**Task item:**
Beneath this task are records; print exactly the stretch of them from the line with "Answer: 37032 +" through the line with "Answer: -1/53705 ≈ -1.8620e-5", both ends included.

**Data listing:**

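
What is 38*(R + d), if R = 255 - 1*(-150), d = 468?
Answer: 33174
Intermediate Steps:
R = 405 (R = 255 + 150 = 405)
38*(R + d) = 38*(405 + 468) = 38*873 = 33174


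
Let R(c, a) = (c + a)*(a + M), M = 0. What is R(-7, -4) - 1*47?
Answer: -3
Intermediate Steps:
R(c, a) = a*(a + c) (R(c, a) = (c + a)*(a + 0) = (a + c)*a = a*(a + c))
R(-7, -4) - 1*47 = -4*(-4 - 7) - 1*47 = -4*(-11) - 47 = 44 - 47 = -3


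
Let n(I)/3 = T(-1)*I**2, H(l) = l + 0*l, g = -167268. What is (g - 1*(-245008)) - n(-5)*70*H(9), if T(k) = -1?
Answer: 124990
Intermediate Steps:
H(l) = l (H(l) = l + 0 = l)
n(I) = -3*I**2 (n(I) = 3*(-I**2) = -3*I**2)
(g - 1*(-245008)) - n(-5)*70*H(9) = (-167268 - 1*(-245008)) - -3*(-5)**2*70*9 = (-167268 + 245008) - -3*25*70*9 = 77740 - (-75*70)*9 = 77740 - (-5250)*9 = 77740 - 1*(-47250) = 77740 + 47250 = 124990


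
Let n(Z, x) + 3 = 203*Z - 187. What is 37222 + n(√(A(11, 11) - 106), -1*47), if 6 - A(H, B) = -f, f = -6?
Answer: 37032 + 203*I*√106 ≈ 37032.0 + 2090.0*I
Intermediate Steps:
A(H, B) = 0 (A(H, B) = 6 - (-1)*(-6) = 6 - 1*6 = 6 - 6 = 0)
n(Z, x) = -190 + 203*Z (n(Z, x) = -3 + (203*Z - 187) = -3 + (-187 + 203*Z) = -190 + 203*Z)
37222 + n(√(A(11, 11) - 106), -1*47) = 37222 + (-190 + 203*√(0 - 106)) = 37222 + (-190 + 203*√(-106)) = 37222 + (-190 + 203*(I*√106)) = 37222 + (-190 + 203*I*√106) = 37032 + 203*I*√106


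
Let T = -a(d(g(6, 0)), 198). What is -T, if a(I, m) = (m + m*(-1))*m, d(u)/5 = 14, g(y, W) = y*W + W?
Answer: 0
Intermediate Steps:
g(y, W) = W + W*y (g(y, W) = W*y + W = W + W*y)
d(u) = 70 (d(u) = 5*14 = 70)
a(I, m) = 0 (a(I, m) = (m - m)*m = 0*m = 0)
T = 0 (T = -1*0 = 0)
-T = -1*0 = 0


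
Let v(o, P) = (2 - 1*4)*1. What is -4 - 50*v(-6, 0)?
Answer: 96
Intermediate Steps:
v(o, P) = -2 (v(o, P) = (2 - 4)*1 = -2*1 = -2)
-4 - 50*v(-6, 0) = -4 - 50*(-2) = -4 + 100 = 96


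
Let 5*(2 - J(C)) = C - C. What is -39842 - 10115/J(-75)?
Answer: -89799/2 ≈ -44900.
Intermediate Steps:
J(C) = 2 (J(C) = 2 - (C - C)/5 = 2 - 1/5*0 = 2 + 0 = 2)
-39842 - 10115/J(-75) = -39842 - 10115/2 = -89799/2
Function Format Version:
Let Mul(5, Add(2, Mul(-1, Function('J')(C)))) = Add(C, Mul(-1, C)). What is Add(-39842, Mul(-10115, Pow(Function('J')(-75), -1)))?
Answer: Rational(-89799, 2) ≈ -44900.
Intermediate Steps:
Function('J')(C) = 2 (Function('J')(C) = Add(2, Mul(Rational(-1, 5), Add(C, Mul(-1, C)))) = Add(2, Mul(Rational(-1, 5), 0)) = Add(2, 0) = 2)
Add(-39842, Mul(-10115, Pow(Function('J')(-75), -1))) = Add(-39842, Mul(-10115, Pow(2, -1))) = Add(-39842, Mul(-10115, Rational(1, 2))) = Add(-39842, Rational(-10115, 2)) = Rational(-89799, 2)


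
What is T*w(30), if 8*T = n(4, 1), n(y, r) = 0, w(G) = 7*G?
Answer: 0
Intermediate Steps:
T = 0 (T = (⅛)*0 = 0)
T*w(30) = 0*(7*30) = 0*210 = 0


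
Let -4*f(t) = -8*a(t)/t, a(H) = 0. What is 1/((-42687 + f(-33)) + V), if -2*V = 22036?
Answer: -1/53705 ≈ -1.8620e-5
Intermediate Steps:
V = -11018 (V = -½*22036 = -11018)
f(t) = 0 (f(t) = -(-2)*0/t = -(-2)*0 = -¼*0 = 0)
1/((-42687 + f(-33)) + V) = 1/((-42687 + 0) - 11018) = 1/(-42687 - 11018) = 1/(-53705) = -1/53705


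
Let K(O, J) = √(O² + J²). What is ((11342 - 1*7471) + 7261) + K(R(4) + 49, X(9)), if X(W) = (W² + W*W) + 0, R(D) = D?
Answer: 11132 + √29053 ≈ 11302.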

**Exercise solution:**
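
Answer: 37032 + 203*I*√106 ≈ 37032.0 + 2090.0*I
Intermediate Steps:
A(H, B) = 0 (A(H, B) = 6 - (-1)*(-6) = 6 - 1*6 = 6 - 6 = 0)
n(Z, x) = -190 + 203*Z (n(Z, x) = -3 + (203*Z - 187) = -3 + (-187 + 203*Z) = -190 + 203*Z)
37222 + n(√(A(11, 11) - 106), -1*47) = 37222 + (-190 + 203*√(0 - 106)) = 37222 + (-190 + 203*√(-106)) = 37222 + (-190 + 203*(I*√106)) = 37222 + (-190 + 203*I*√106) = 37032 + 203*I*√106


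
Let T = -a(d(g(6, 0)), 198). What is -T, if a(I, m) = (m + m*(-1))*m, d(u)/5 = 14, g(y, W) = y*W + W?
Answer: 0
Intermediate Steps:
g(y, W) = W + W*y (g(y, W) = W*y + W = W + W*y)
d(u) = 70 (d(u) = 5*14 = 70)
a(I, m) = 0 (a(I, m) = (m - m)*m = 0*m = 0)
T = 0 (T = -1*0 = 0)
-T = -1*0 = 0


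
Let v(o, P) = (2 - 1*4)*1. What is -4 - 50*v(-6, 0)?
Answer: 96
Intermediate Steps:
v(o, P) = -2 (v(o, P) = (2 - 4)*1 = -2*1 = -2)
-4 - 50*v(-6, 0) = -4 - 50*(-2) = -4 + 100 = 96


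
Let 5*(2 - J(C)) = C - C. What is -39842 - 10115/J(-75)?
Answer: -89799/2 ≈ -44900.
Intermediate Steps:
J(C) = 2 (J(C) = 2 - (C - C)/5 = 2 - 1/5*0 = 2 + 0 = 2)
-39842 - 10115/J(-75) = -39842 - 10115/2 = -89799/2
Function Format Version:
Let Mul(5, Add(2, Mul(-1, Function('J')(C)))) = Add(C, Mul(-1, C)). What is Add(-39842, Mul(-10115, Pow(Function('J')(-75), -1)))?
Answer: Rational(-89799, 2) ≈ -44900.
Intermediate Steps:
Function('J')(C) = 2 (Function('J')(C) = Add(2, Mul(Rational(-1, 5), Add(C, Mul(-1, C)))) = Add(2, Mul(Rational(-1, 5), 0)) = Add(2, 0) = 2)
Add(-39842, Mul(-10115, Pow(Function('J')(-75), -1))) = Add(-39842, Mul(-10115, Pow(2, -1))) = Add(-39842, Mul(-10115, Rational(1, 2))) = Add(-39842, Rational(-10115, 2)) = Rational(-89799, 2)


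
What is T*w(30), if 8*T = n(4, 1), n(y, r) = 0, w(G) = 7*G?
Answer: 0
Intermediate Steps:
T = 0 (T = (⅛)*0 = 0)
T*w(30) = 0*(7*30) = 0*210 = 0


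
Let -4*f(t) = -8*a(t)/t, a(H) = 0. What is 1/((-42687 + f(-33)) + V), if -2*V = 22036?
Answer: -1/53705 ≈ -1.8620e-5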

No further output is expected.